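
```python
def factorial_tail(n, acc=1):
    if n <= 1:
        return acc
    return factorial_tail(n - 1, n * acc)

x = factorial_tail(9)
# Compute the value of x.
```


factorial_tail(9, 1)
= factorial_tail(8, 9 * 1) = factorial_tail(8, 9)
= factorial_tail(7, 8 * 9) = factorial_tail(7, 72)
= factorial_tail(6, 7 * 72) = factorial_tail(6, 504)
= factorial_tail(5, 6 * 504) = factorial_tail(5, 3024)
= factorial_tail(4, 5 * 3024) = factorial_tail(4, 15120)
= factorial_tail(3, 4 * 15120) = factorial_tail(3, 60480)
= factorial_tail(2, 3 * 60480) = factorial_tail(2, 181440)
= factorial_tail(1, 2 * 181440) = factorial_tail(1, 362880)
n <= 1, return acc = 362880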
• • •
PROMPT: From the first line to the last, set down every record exactly as written above.

RESPONSE AREA:
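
```python
def factorial_tail(n, acc=1):
    if n <= 1:
        return acc
    return factorial_tail(n - 1, n * acc)

x = factorial_tail(9)
# Compute the value of x.
```


factorial_tail(9, 1)
= factorial_tail(8, 9 * 1) = factorial_tail(8, 9)
= factorial_tail(7, 8 * 9) = factorial_tail(7, 72)
= factorial_tail(6, 7 * 72) = factorial_tail(6, 504)
= factorial_tail(5, 6 * 504) = factorial_tail(5, 3024)
= factorial_tail(4, 5 * 3024) = factorial_tail(4, 15120)
= factorial_tail(3, 4 * 15120) = factorial_tail(3, 60480)
= factorial_tail(2, 3 * 60480) = factorial_tail(2, 181440)
= factorial_tail(1, 2 * 181440) = factorial_tail(1, 362880)
n <= 1, return acc = 362880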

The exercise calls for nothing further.